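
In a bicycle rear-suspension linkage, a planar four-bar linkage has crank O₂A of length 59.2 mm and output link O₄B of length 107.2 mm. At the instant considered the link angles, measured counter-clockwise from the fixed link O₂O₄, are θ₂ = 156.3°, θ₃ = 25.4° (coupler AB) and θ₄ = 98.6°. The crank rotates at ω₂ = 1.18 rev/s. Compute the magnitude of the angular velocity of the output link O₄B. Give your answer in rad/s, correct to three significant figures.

ω₂ = 7.414 rad/s (from 1.18 rev/s).
Differentiating the loop-closure r₂e^{iθ₂}+r₃e^{iθ₃}=r₁+r₄e^{iθ₄} gives r₂ω₂e^{iθ₂}+r₃ω₃e^{iθ₃}=r₄ω₄e^{iθ₄}.
Eliminating the other unknown: ω₄ = r₂ω₂ sin(θ₂−θ₃) / [r₄ sin(θ₄−θ₃)].
Numerator sine = +0.75585; denominator sine = +0.95732.
Result = 0.0592·7.414·(+0.75585) / (0.1072·(+0.95732)) = +3.2327 rad/s; magnitude 3.2327 rad/s.

3.23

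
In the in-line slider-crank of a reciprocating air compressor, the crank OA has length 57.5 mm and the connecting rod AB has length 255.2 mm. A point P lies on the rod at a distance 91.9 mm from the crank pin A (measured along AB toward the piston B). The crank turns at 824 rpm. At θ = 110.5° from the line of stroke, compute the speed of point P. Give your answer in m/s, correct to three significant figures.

4.65

ω = 86.29 rad/s.  Crank-pin speed |V_A| = rω = 4.9616 m/s, perpendicular to OA.
Rod angle: sinφ = −(r/L) sinθ ⇒ φ = -12.184°; ω_rod = −rω cosθ/√(L²−r²sin²θ) = +6.9657 rad/s.
V_P = V_A + ω_rod × AP, with AP = 0.0919 m along the rod.
Components: V_Px = −rω sinθ − a·ω_rod·sinφ = -4.5123 m/s;  V_Py = rω cosθ + a·ω_rod·cosφ = -1.1119 m/s.
|V_P| = √(V_Px² + V_Py²) = 4.6473 m/s.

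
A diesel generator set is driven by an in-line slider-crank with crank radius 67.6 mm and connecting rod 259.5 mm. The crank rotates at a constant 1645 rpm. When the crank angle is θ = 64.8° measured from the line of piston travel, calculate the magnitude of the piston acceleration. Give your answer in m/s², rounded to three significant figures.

ω = 2π·1645/60 = 172.3 rad/s
x(θ) = r cosθ + √(L² − r² sin²θ); with ω constant, a = ω²·d²x/dθ².
d²x/dθ² = −r cosθ − r²(cos2θ)/√u − r⁴ sin²2θ/(4u^{3/2}),  u = L² − r² sin²θ = 0.0635989 m².
Substituting r = 0.0676 m, L = 0.2595 m, θ = 64.8°: d²x/dθ² = -0.017426 m.
a = ω²·d²x/dθ² = (172.3)²·(-0.017426) = -517.1 m/s²;  |a| = 517.1 m/s².

517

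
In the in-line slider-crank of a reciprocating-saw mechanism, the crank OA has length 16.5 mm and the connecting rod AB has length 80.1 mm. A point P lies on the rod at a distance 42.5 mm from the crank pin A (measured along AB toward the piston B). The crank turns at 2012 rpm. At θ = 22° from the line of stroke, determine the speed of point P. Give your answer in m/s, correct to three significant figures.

ω = 210.7 rad/s.  Crank-pin speed |V_A| = rω = 3.4765 m/s, perpendicular to OA.
Rod angle: sinφ = −(r/L) sinθ ⇒ φ = -4.426°; ω_rod = −rω cosθ/√(L²−r²sin²θ) = -40.362 rad/s.
V_P = V_A + ω_rod × AP, with AP = 0.0425 m along the rod.
Components: V_Px = −rω sinθ − a·ω_rod·sinφ = -1.4347 m/s;  V_Py = rω cosθ + a·ω_rod·cosφ = +1.5131 m/s.
|V_P| = √(V_Px² + V_Py²) = 2.0851 m/s.

2.09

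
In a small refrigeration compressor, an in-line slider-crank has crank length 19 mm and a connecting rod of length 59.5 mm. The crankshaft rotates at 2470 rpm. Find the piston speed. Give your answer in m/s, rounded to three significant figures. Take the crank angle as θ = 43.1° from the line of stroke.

4.16

ω = 2π·2470/60 = 258.7 rad/s
For an in-line slider-crank, x = r cosθ + √(L² − r² sin²θ), so v = −rω sinθ·[1 + r cosθ/√(L² − r² sin²θ)].
With r = 0.019 m, L = 0.0595 m, θ = 43.1°: √(L² − r² sin²θ) = 0.058066 m.
v = −0.019·258.7·0.68327·[1 + 0.019·0.73016/0.058066] = -4.1602 m/s.
|v| = 4.1602 m/s.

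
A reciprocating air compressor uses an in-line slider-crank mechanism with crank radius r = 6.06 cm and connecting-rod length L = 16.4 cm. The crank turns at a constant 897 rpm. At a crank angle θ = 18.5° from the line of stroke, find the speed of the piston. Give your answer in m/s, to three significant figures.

2.44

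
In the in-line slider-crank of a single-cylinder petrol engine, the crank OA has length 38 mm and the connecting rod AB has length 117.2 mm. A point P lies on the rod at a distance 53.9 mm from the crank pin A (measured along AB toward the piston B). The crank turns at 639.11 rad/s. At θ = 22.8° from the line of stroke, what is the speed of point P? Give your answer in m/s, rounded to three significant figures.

ω = 639.1 rad/s.  Crank-pin speed |V_A| = rω = 24.286 m/s, perpendicular to OA.
Rod angle: sinφ = −(r/L) sinθ ⇒ φ = -7.218°; ω_rod = −rω cosθ/√(L²−r²sin²θ) = -192.55 rad/s.
V_P = V_A + ω_rod × AP, with AP = 0.0539 m along the rod.
Components: V_Px = −rω sinθ − a·ω_rod·sinφ = -10.715 m/s;  V_Py = rω cosθ + a·ω_rod·cosφ = +12.092 m/s.
|V_P| = √(V_Px² + V_Py²) = 16.157 m/s.

16.2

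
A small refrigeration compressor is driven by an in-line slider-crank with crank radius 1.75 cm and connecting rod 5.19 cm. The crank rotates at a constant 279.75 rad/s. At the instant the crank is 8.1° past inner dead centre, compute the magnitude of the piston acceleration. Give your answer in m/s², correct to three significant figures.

ω = 279.8 rad/s
x(θ) = r cosθ + √(L² − r² sin²θ); with ω constant, a = ω²·d²x/dθ².
d²x/dθ² = −r cosθ − r²(cos2θ)/√u − r⁴ sin²2θ/(4u^{3/2}),  u = L² − r² sin²θ = 0.00268753 m².
Substituting r = 0.0175 m, L = 0.0519 m, θ = 8.1°: d²x/dθ² = -0.023011 m.
a = ω²·d²x/dθ² = (279.8)²·(-0.023011) = -1800.9 m/s²;  |a| = 1800.9 m/s².

1800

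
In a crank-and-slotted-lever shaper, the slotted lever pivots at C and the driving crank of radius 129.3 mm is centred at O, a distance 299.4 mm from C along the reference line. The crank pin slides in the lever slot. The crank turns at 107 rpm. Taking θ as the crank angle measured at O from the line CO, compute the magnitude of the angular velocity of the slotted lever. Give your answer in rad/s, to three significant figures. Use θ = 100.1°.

ω = 11.21 rad/s (from 107 rpm).
Crank pin A relative to C: A = (d + r cosθ, r sinθ); lever angle φ = atan2(r sinθ, d + r cosθ).
Differentiating tanφ: φ̇ = rω(d cosθ + r)/(d² + r² + 2dr cosθ).
d² + r² + 2dr cosθ = |CA|² = 0.0927811 m²;  d cosθ + r = +0.076795 m.
|ω_lever| = |0.1293·11.21·+0.076795| / 0.0927811 = 1.1992 rad/s.

1.20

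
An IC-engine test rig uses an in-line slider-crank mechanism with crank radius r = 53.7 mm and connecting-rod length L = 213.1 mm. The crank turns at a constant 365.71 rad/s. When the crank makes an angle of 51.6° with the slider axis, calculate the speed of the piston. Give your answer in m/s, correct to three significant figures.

ω = 365.7 rad/s
For an in-line slider-crank, x = r cosθ + √(L² − r² sin²θ), so v = −rω sinθ·[1 + r cosθ/√(L² − r² sin²θ)].
With r = 0.0537 m, L = 0.2131 m, θ = 51.6°: √(L² − r² sin²θ) = 0.2089 m.
v = −0.0537·365.7·0.78369·[1 + 0.0537·0.62115/0.2089] = -17.848 m/s.
|v| = 17.848 m/s.

17.8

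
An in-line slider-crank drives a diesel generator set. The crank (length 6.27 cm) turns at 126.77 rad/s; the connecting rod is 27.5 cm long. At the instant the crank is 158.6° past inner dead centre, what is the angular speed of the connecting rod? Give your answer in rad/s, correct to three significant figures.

ω = 126.8 rad/s
The rod makes angle φ with the slider axis where L sinφ = r sinθ; differentiating, L cosφ·φ̇ = r ω cosθ.
L cosφ = √(L² − r² sin²θ) = 0.27405 m.
|ω_rod| = r ω |cosθ| / √(L² − r² sin²θ) = 0.0627·126.8·0.93106/0.27405 = 27.004 rad/s.

27.0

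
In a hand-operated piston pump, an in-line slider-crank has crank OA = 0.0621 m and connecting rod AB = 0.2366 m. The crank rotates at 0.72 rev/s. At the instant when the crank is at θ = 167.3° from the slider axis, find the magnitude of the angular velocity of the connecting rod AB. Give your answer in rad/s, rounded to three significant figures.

1.16

ω = 4.524 rad/s (converted from 0.72 rev/s).
The rod makes angle φ with the slider axis where L sinφ = r sinθ; differentiating, L cosφ·φ̇ = r ω cosθ.
L cosφ = √(L² − r² sin²θ) = 0.23621 m.
|ω_rod| = r ω |cosθ| / √(L² − r² sin²θ) = 0.0621·4.524·0.97553/0.23621 = 1.1603 rad/s.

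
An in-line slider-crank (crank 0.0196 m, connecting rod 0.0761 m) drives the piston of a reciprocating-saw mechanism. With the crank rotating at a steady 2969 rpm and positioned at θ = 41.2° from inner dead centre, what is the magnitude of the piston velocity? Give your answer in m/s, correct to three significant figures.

4.80

ω = 2π·2969/60 = 310.9 rad/s
For an in-line slider-crank, x = r cosθ + √(L² − r² sin²θ), so v = −rω sinθ·[1 + r cosθ/√(L² − r² sin²θ)].
With r = 0.0196 m, L = 0.0761 m, θ = 41.2°: √(L² − r² sin²θ) = 0.074997 m.
v = −0.0196·310.9·0.65869·[1 + 0.0196·0.75241/0.074997] = -4.8033 m/s.
|v| = 4.8033 m/s.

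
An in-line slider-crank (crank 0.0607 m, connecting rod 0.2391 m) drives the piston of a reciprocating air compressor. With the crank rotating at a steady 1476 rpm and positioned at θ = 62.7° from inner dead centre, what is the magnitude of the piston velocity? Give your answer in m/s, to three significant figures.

9.33

ω = 2π·1476/60 = 154.6 rad/s
For an in-line slider-crank, x = r cosθ + √(L² − r² sin²θ), so v = −rω sinθ·[1 + r cosθ/√(L² − r² sin²θ)].
With r = 0.0607 m, L = 0.2391 m, θ = 62.7°: √(L² − r² sin²θ) = 0.23294 m.
v = −0.0607·154.6·0.88862·[1 + 0.0607·0.45865/0.23294] = -9.3336 m/s.
|v| = 9.3336 m/s.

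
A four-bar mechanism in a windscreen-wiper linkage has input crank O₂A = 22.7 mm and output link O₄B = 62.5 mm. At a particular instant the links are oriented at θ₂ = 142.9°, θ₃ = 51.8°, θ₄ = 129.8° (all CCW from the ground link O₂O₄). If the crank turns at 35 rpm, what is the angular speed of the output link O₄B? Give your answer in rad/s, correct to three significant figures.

1.36

ω₂ = 3.665 rad/s (from 35 rpm).
Differentiating the loop-closure r₂e^{iθ₂}+r₃e^{iθ₃}=r₁+r₄e^{iθ₄} gives r₂ω₂e^{iθ₂}+r₃ω₃e^{iθ₃}=r₄ω₄e^{iθ₄}.
Eliminating the other unknown: ω₄ = r₂ω₂ sin(θ₂−θ₃) / [r₄ sin(θ₄−θ₃)].
Numerator sine = +0.99982; denominator sine = +0.97815.
Result = 0.0227·3.665·(+0.99982) / (0.0625·(+0.97815)) = +1.3607 rad/s; magnitude 1.3607 rad/s.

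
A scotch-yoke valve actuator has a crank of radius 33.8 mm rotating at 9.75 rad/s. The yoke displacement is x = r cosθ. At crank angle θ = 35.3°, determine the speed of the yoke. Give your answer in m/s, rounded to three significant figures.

ω = 9.75 rad/s
x = r cosθ ⇒ ẋ = −rω sinθ.
|v| = rω|sinθ| = 0.0338·9.75·|sin 35.3°| = 0.19043 m/s.

0.190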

= = = = =

Word for word, repeat the lines from the one holding "An in-line slider-crank (crank 0.0607" through the last line of the entries, both included.

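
An in-line slider-crank (crank 0.0607 m, connecting rod 0.2391 m) drives the piston of a reciprocating air compressor. With the crank rotating at a steady 1476 rpm and positioned at θ = 62.7° from inner dead centre, what is the magnitude of the piston velocity? Give your answer in m/s, to three significant figures.

9.33

ω = 2π·1476/60 = 154.6 rad/s
For an in-line slider-crank, x = r cosθ + √(L² − r² sin²θ), so v = −rω sinθ·[1 + r cosθ/√(L² − r² sin²θ)].
With r = 0.0607 m, L = 0.2391 m, θ = 62.7°: √(L² − r² sin²θ) = 0.23294 m.
v = −0.0607·154.6·0.88862·[1 + 0.0607·0.45865/0.23294] = -9.3336 m/s.
|v| = 9.3336 m/s.

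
A four-bar mechanism in a windscreen-wiper linkage has input crank O₂A = 22.7 mm and output link O₄B = 62.5 mm. At a particular instant the links are oriented at θ₂ = 142.9°, θ₃ = 51.8°, θ₄ = 129.8° (all CCW from the ground link O₂O₄). If the crank turns at 35 rpm, what is the angular speed of the output link O₄B? Give your answer in rad/s, correct to three significant figures.

1.36

ω₂ = 3.665 rad/s (from 35 rpm).
Differentiating the loop-closure r₂e^{iθ₂}+r₃e^{iθ₃}=r₁+r₄e^{iθ₄} gives r₂ω₂e^{iθ₂}+r₃ω₃e^{iθ₃}=r₄ω₄e^{iθ₄}.
Eliminating the other unknown: ω₄ = r₂ω₂ sin(θ₂−θ₃) / [r₄ sin(θ₄−θ₃)].
Numerator sine = +0.99982; denominator sine = +0.97815.
Result = 0.0227·3.665·(+0.99982) / (0.0625·(+0.97815)) = +1.3607 rad/s; magnitude 1.3607 rad/s.

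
A scotch-yoke valve actuator has a crank of radius 33.8 mm rotating at 9.75 rad/s. The yoke displacement is x = r cosθ. At crank angle θ = 35.3°, determine the speed of the yoke. Give your answer in m/s, rounded to three significant figures.

ω = 9.75 rad/s
x = r cosθ ⇒ ẋ = −rω sinθ.
|v| = rω|sinθ| = 0.0338·9.75·|sin 35.3°| = 0.19043 m/s.

0.190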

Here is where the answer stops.